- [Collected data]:
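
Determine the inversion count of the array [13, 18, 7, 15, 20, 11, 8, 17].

Finding inversions in [13, 18, 7, 15, 20, 11, 8, 17]:

(0, 2): arr[0]=13 > arr[2]=7
(0, 5): arr[0]=13 > arr[5]=11
(0, 6): arr[0]=13 > arr[6]=8
(1, 2): arr[1]=18 > arr[2]=7
(1, 3): arr[1]=18 > arr[3]=15
(1, 5): arr[1]=18 > arr[5]=11
(1, 6): arr[1]=18 > arr[6]=8
(1, 7): arr[1]=18 > arr[7]=17
(3, 5): arr[3]=15 > arr[5]=11
(3, 6): arr[3]=15 > arr[6]=8
(4, 5): arr[4]=20 > arr[5]=11
(4, 6): arr[4]=20 > arr[6]=8
(4, 7): arr[4]=20 > arr[7]=17
(5, 6): arr[5]=11 > arr[6]=8

Total inversions: 14

The array has 14 inversion(s): (0,2), (0,5), (0,6), (1,2), (1,3), (1,5), (1,6), (1,7), (3,5), (3,6), (4,5), (4,6), (4,7), (5,6). Each pair (i,j) satisfies i < j and arr[i] > arr[j].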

- [What is expected]: Every entry must be repeated exactly; none may be skipped.

- [Task output]:
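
Determine the inversion count of the array [13, 18, 7, 15, 20, 11, 8, 17].

Finding inversions in [13, 18, 7, 15, 20, 11, 8, 17]:

(0, 2): arr[0]=13 > arr[2]=7
(0, 5): arr[0]=13 > arr[5]=11
(0, 6): arr[0]=13 > arr[6]=8
(1, 2): arr[1]=18 > arr[2]=7
(1, 3): arr[1]=18 > arr[3]=15
(1, 5): arr[1]=18 > arr[5]=11
(1, 6): arr[1]=18 > arr[6]=8
(1, 7): arr[1]=18 > arr[7]=17
(3, 5): arr[3]=15 > arr[5]=11
(3, 6): arr[3]=15 > arr[6]=8
(4, 5): arr[4]=20 > arr[5]=11
(4, 6): arr[4]=20 > arr[6]=8
(4, 7): arr[4]=20 > arr[7]=17
(5, 6): arr[5]=11 > arr[6]=8

Total inversions: 14

The array has 14 inversion(s): (0,2), (0,5), (0,6), (1,2), (1,3), (1,5), (1,6), (1,7), (3,5), (3,6), (4,5), (4,6), (4,7), (5,6). Each pair (i,j) satisfies i < j and arr[i] > arr[j].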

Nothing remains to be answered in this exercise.